__Instructions for the task__.
Going through the lines below, tally those that include "states", and give only the number.

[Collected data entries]
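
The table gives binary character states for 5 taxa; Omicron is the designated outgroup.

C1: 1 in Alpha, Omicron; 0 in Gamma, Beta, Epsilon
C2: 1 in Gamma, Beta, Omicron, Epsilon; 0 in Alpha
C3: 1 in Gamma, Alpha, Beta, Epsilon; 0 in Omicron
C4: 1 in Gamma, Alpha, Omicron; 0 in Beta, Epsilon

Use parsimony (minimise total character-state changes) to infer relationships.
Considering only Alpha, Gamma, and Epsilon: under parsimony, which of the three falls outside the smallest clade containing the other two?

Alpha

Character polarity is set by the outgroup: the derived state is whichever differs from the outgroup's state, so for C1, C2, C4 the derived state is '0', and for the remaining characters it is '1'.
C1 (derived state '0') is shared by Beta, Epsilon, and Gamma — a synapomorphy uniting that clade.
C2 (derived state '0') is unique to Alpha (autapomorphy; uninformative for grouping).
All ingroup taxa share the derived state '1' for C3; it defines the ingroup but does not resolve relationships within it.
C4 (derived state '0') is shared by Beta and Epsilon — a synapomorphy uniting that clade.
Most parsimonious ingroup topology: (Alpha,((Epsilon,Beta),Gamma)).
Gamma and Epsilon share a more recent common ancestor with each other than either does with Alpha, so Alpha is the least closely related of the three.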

---

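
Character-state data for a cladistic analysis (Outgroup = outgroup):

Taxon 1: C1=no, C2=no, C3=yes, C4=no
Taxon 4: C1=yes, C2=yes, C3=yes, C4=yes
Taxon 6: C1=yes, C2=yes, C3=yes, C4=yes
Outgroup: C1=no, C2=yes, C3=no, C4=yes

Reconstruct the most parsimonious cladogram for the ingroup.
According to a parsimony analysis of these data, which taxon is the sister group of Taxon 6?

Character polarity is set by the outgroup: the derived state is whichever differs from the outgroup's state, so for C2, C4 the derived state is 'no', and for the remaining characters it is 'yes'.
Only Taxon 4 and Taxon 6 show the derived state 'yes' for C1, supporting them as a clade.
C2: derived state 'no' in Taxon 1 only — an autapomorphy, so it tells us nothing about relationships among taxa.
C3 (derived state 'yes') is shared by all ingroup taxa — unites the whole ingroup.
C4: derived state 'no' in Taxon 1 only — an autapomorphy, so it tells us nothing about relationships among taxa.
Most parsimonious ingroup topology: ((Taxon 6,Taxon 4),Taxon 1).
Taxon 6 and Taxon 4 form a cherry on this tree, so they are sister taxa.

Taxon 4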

==

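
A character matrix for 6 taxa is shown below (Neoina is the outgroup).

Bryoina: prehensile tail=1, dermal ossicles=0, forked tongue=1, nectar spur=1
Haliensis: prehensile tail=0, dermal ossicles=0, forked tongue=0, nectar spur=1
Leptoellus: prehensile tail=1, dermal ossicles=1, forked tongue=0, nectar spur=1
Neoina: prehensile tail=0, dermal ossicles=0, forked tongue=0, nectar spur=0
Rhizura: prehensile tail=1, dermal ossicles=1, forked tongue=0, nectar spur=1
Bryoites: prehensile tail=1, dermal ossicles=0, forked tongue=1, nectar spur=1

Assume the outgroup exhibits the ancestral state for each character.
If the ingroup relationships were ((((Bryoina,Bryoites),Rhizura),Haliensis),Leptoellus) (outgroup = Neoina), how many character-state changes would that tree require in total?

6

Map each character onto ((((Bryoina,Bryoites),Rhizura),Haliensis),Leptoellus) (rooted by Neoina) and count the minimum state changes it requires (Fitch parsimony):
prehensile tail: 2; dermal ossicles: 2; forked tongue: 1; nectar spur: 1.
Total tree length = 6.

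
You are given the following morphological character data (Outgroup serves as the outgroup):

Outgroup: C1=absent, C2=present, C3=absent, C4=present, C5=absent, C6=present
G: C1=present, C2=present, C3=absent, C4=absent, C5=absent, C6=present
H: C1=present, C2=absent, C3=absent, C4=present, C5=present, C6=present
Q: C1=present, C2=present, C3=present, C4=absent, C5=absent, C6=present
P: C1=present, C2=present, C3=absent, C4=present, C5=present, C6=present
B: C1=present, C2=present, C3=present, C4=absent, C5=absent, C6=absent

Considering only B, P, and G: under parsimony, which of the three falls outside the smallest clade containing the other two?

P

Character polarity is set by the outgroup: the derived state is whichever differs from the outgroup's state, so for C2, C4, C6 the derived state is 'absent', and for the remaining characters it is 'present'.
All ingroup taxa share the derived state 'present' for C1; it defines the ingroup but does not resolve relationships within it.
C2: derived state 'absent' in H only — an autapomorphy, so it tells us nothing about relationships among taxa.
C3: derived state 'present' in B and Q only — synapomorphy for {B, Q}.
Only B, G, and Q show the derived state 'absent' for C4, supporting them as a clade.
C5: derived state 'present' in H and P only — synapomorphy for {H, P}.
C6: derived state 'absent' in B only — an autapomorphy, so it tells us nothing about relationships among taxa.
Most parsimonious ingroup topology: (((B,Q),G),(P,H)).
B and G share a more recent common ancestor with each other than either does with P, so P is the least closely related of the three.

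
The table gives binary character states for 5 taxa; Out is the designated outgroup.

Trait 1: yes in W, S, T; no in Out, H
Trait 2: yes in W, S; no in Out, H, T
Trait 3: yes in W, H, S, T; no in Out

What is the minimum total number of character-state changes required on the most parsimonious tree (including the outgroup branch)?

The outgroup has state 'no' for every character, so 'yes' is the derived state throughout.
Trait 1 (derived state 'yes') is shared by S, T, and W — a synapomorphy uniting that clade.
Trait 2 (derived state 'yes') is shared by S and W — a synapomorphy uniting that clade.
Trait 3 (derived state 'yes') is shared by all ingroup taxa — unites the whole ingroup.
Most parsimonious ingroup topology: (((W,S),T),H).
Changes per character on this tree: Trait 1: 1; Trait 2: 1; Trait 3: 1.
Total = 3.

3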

__Written reply__.
2